** Opening STUDY MATERIAL block **

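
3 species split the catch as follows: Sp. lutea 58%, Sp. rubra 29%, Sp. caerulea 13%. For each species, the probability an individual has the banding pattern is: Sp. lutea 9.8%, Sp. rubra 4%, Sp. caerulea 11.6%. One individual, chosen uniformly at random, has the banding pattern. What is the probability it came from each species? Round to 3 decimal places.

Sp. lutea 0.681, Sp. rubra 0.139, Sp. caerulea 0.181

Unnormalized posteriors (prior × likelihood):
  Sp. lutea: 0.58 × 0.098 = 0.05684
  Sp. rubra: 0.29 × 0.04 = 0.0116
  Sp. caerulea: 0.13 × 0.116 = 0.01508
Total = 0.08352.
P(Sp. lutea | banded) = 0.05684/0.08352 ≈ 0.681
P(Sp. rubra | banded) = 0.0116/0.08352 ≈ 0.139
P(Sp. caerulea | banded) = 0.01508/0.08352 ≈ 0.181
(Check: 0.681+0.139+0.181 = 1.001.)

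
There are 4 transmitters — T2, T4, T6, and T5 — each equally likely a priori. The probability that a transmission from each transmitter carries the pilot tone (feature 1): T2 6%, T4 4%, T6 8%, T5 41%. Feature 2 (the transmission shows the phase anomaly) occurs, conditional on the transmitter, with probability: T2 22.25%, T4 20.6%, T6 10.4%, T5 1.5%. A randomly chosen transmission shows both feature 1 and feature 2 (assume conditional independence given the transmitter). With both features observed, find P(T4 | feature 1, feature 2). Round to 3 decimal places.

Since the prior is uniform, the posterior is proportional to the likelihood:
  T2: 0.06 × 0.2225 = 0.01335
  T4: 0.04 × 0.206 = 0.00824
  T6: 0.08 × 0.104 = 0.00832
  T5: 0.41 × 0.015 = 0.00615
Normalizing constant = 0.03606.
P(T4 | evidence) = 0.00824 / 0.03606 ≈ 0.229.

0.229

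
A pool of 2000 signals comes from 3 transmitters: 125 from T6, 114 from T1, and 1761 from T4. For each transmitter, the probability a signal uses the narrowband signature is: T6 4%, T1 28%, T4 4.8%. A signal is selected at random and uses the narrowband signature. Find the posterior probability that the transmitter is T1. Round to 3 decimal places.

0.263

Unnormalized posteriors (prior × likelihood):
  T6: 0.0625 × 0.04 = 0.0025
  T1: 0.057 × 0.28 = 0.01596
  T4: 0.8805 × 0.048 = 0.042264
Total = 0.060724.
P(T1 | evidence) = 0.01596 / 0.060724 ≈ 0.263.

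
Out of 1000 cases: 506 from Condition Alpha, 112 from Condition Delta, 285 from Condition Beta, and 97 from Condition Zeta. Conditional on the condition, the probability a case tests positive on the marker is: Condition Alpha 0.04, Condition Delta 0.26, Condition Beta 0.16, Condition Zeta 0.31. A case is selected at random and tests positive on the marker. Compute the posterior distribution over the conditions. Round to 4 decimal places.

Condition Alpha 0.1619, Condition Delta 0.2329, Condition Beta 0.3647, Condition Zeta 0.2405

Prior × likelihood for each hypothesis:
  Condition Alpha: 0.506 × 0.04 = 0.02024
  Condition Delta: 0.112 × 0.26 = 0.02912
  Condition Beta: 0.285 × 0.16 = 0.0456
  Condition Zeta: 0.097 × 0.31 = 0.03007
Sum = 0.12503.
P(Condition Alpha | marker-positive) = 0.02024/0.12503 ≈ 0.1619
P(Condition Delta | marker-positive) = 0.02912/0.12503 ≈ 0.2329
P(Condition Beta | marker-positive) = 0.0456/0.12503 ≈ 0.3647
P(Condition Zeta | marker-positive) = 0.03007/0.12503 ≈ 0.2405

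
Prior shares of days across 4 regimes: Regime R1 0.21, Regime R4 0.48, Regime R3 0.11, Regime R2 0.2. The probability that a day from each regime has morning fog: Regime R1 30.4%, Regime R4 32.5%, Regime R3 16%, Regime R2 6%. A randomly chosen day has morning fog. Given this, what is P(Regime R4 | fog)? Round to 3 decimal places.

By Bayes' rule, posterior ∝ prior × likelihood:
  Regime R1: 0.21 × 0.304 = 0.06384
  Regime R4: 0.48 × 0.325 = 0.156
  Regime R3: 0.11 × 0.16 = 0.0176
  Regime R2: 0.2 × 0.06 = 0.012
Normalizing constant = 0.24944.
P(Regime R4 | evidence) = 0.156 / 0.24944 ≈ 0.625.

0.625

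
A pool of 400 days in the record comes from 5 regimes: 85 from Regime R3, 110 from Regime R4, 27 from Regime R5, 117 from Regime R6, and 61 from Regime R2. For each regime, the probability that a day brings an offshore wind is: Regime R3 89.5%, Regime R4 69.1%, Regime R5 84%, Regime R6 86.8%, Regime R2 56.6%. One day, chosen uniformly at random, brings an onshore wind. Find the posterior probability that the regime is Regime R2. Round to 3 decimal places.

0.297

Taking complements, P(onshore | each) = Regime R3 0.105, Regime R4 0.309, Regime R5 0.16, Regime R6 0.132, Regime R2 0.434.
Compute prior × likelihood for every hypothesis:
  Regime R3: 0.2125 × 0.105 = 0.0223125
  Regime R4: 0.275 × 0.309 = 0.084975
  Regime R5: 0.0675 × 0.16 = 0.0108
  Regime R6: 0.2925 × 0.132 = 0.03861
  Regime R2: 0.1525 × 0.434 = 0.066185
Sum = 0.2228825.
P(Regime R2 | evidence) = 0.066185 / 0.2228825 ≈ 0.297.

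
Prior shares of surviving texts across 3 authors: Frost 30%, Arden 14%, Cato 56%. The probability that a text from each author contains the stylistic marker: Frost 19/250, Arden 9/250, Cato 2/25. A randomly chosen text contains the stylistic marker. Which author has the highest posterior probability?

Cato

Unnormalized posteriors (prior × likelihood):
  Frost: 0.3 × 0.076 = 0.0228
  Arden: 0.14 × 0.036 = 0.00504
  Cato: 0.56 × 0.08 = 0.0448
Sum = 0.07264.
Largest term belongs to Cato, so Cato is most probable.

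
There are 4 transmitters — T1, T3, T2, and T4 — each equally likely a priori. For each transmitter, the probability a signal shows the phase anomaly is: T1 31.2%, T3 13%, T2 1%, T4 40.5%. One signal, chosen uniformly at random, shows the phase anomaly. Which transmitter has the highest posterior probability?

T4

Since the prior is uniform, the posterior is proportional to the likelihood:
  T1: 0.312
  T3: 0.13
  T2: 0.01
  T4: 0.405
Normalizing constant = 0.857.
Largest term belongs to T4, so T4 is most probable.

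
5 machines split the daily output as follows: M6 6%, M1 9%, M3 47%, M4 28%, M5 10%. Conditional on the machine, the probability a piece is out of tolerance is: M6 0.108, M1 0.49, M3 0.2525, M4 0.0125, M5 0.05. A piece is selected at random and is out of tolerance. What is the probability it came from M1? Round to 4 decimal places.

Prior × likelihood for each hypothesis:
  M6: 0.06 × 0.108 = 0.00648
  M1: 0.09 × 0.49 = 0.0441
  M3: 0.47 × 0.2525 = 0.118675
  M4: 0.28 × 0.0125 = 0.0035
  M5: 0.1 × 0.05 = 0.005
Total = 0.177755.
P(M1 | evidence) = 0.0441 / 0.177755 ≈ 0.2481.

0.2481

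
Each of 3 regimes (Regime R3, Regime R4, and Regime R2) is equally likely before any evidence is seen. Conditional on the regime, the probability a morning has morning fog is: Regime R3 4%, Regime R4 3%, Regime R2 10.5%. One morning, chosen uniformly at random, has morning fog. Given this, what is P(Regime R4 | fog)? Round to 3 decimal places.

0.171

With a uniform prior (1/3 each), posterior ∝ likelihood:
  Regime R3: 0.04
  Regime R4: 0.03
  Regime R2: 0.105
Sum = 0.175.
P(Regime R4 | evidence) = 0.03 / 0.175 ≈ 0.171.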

** Closing STUDY MATERIAL block **

• [WHAT THE EXERCISE ASKS]
Every record must appear in the answer exactly as written.

• [WORKED SOLUTION]
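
3 species split the catch as follows: Sp. lutea 58%, Sp. rubra 29%, Sp. caerulea 13%. For each species, the probability an individual has the banding pattern is: Sp. lutea 9.8%, Sp. rubra 4%, Sp. caerulea 11.6%. One individual, chosen uniformly at random, has the banding pattern. What is the probability it came from each species? Round to 3 decimal places.

Sp. lutea 0.681, Sp. rubra 0.139, Sp. caerulea 0.181

Unnormalized posteriors (prior × likelihood):
  Sp. lutea: 0.58 × 0.098 = 0.05684
  Sp. rubra: 0.29 × 0.04 = 0.0116
  Sp. caerulea: 0.13 × 0.116 = 0.01508
Total = 0.08352.
P(Sp. lutea | banded) = 0.05684/0.08352 ≈ 0.681
P(Sp. rubra | banded) = 0.0116/0.08352 ≈ 0.139
P(Sp. caerulea | banded) = 0.01508/0.08352 ≈ 0.181
(Check: 0.681+0.139+0.181 = 1.001.)

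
There are 4 transmitters — T2, T4, T6, and T5 — each equally likely a priori. The probability that a transmission from each transmitter carries the pilot tone (feature 1): T2 6%, T4 4%, T6 8%, T5 41%. Feature 2 (the transmission shows the phase anomaly) occurs, conditional on the transmitter, with probability: T2 22.25%, T4 20.6%, T6 10.4%, T5 1.5%. A randomly chosen transmission shows both feature 1 and feature 2 (assume conditional independence given the transmitter). With both features observed, find P(T4 | feature 1, feature 2). Round to 3 decimal places.

Since the prior is uniform, the posterior is proportional to the likelihood:
  T2: 0.06 × 0.2225 = 0.01335
  T4: 0.04 × 0.206 = 0.00824
  T6: 0.08 × 0.104 = 0.00832
  T5: 0.41 × 0.015 = 0.00615
Normalizing constant = 0.03606.
P(T4 | evidence) = 0.00824 / 0.03606 ≈ 0.229.

0.229

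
A pool of 2000 signals comes from 3 transmitters: 125 from T6, 114 from T1, and 1761 from T4. For each transmitter, the probability a signal uses the narrowband signature is: T6 4%, T1 28%, T4 4.8%. A signal is selected at random and uses the narrowband signature. Find the posterior probability that the transmitter is T1. Round to 3 decimal places.

0.263

Unnormalized posteriors (prior × likelihood):
  T6: 0.0625 × 0.04 = 0.0025
  T1: 0.057 × 0.28 = 0.01596
  T4: 0.8805 × 0.048 = 0.042264
Total = 0.060724.
P(T1 | evidence) = 0.01596 / 0.060724 ≈ 0.263.

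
Out of 1000 cases: 506 from Condition Alpha, 112 from Condition Delta, 285 from Condition Beta, and 97 from Condition Zeta. Conditional on the condition, the probability a case tests positive on the marker is: Condition Alpha 0.04, Condition Delta 0.26, Condition Beta 0.16, Condition Zeta 0.31. A case is selected at random and tests positive on the marker. Compute the posterior distribution over the conditions. Round to 4 decimal places.

Condition Alpha 0.1619, Condition Delta 0.2329, Condition Beta 0.3647, Condition Zeta 0.2405

Prior × likelihood for each hypothesis:
  Condition Alpha: 0.506 × 0.04 = 0.02024
  Condition Delta: 0.112 × 0.26 = 0.02912
  Condition Beta: 0.285 × 0.16 = 0.0456
  Condition Zeta: 0.097 × 0.31 = 0.03007
Sum = 0.12503.
P(Condition Alpha | marker-positive) = 0.02024/0.12503 ≈ 0.1619
P(Condition Delta | marker-positive) = 0.02912/0.12503 ≈ 0.2329
P(Condition Beta | marker-positive) = 0.0456/0.12503 ≈ 0.3647
P(Condition Zeta | marker-positive) = 0.03007/0.12503 ≈ 0.2405

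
Prior shares of days across 4 regimes: Regime R1 0.21, Regime R4 0.48, Regime R3 0.11, Regime R2 0.2. The probability that a day from each regime has morning fog: Regime R1 30.4%, Regime R4 32.5%, Regime R3 16%, Regime R2 6%. A randomly chosen day has morning fog. Given this, what is P(Regime R4 | fog)? Round to 3 decimal places.

By Bayes' rule, posterior ∝ prior × likelihood:
  Regime R1: 0.21 × 0.304 = 0.06384
  Regime R4: 0.48 × 0.325 = 0.156
  Regime R3: 0.11 × 0.16 = 0.0176
  Regime R2: 0.2 × 0.06 = 0.012
Normalizing constant = 0.24944.
P(Regime R4 | evidence) = 0.156 / 0.24944 ≈ 0.625.

0.625

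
A pool of 400 days in the record comes from 5 regimes: 85 from Regime R3, 110 from Regime R4, 27 from Regime R5, 117 from Regime R6, and 61 from Regime R2. For each regime, the probability that a day brings an offshore wind is: Regime R3 89.5%, Regime R4 69.1%, Regime R5 84%, Regime R6 86.8%, Regime R2 56.6%. One day, chosen uniformly at random, brings an onshore wind. Find the posterior probability that the regime is Regime R2. Round to 3 decimal places.

0.297

Taking complements, P(onshore | each) = Regime R3 0.105, Regime R4 0.309, Regime R5 0.16, Regime R6 0.132, Regime R2 0.434.
Compute prior × likelihood for every hypothesis:
  Regime R3: 0.2125 × 0.105 = 0.0223125
  Regime R4: 0.275 × 0.309 = 0.084975
  Regime R5: 0.0675 × 0.16 = 0.0108
  Regime R6: 0.2925 × 0.132 = 0.03861
  Regime R2: 0.1525 × 0.434 = 0.066185
Sum = 0.2228825.
P(Regime R2 | evidence) = 0.066185 / 0.2228825 ≈ 0.297.

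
Prior shares of surviving texts across 3 authors: Frost 30%, Arden 14%, Cato 56%. The probability that a text from each author contains the stylistic marker: Frost 19/250, Arden 9/250, Cato 2/25. A randomly chosen text contains the stylistic marker. Which author has the highest posterior probability?

Cato

Unnormalized posteriors (prior × likelihood):
  Frost: 0.3 × 0.076 = 0.0228
  Arden: 0.14 × 0.036 = 0.00504
  Cato: 0.56 × 0.08 = 0.0448
Sum = 0.07264.
Largest term belongs to Cato, so Cato is most probable.

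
There are 4 transmitters — T1, T3, T2, and T4 — each equally likely a priori. For each transmitter, the probability a signal shows the phase anomaly is: T1 31.2%, T3 13%, T2 1%, T4 40.5%. One signal, chosen uniformly at random, shows the phase anomaly. Which transmitter has the highest posterior probability?

T4

Since the prior is uniform, the posterior is proportional to the likelihood:
  T1: 0.312
  T3: 0.13
  T2: 0.01
  T4: 0.405
Normalizing constant = 0.857.
Largest term belongs to T4, so T4 is most probable.

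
5 machines split the daily output as follows: M6 6%, M1 9%, M3 47%, M4 28%, M5 10%. Conditional on the machine, the probability a piece is out of tolerance is: M6 0.108, M1 0.49, M3 0.2525, M4 0.0125, M5 0.05. A piece is selected at random and is out of tolerance. What is the probability it came from M1? Round to 4 decimal places.

Prior × likelihood for each hypothesis:
  M6: 0.06 × 0.108 = 0.00648
  M1: 0.09 × 0.49 = 0.0441
  M3: 0.47 × 0.2525 = 0.118675
  M4: 0.28 × 0.0125 = 0.0035
  M5: 0.1 × 0.05 = 0.005
Total = 0.177755.
P(M1 | evidence) = 0.0441 / 0.177755 ≈ 0.2481.

0.2481

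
Each of 3 regimes (Regime R3, Regime R4, and Regime R2) is equally likely before any evidence is seen. Conditional on the regime, the probability a morning has morning fog is: Regime R3 4%, Regime R4 3%, Regime R2 10.5%. One morning, chosen uniformly at random, has morning fog. Given this, what is P(Regime R4 | fog)? Round to 3 decimal places.

0.171

With a uniform prior (1/3 each), posterior ∝ likelihood:
  Regime R3: 0.04
  Regime R4: 0.03
  Regime R2: 0.105
Sum = 0.175.
P(Regime R4 | evidence) = 0.03 / 0.175 ≈ 0.171.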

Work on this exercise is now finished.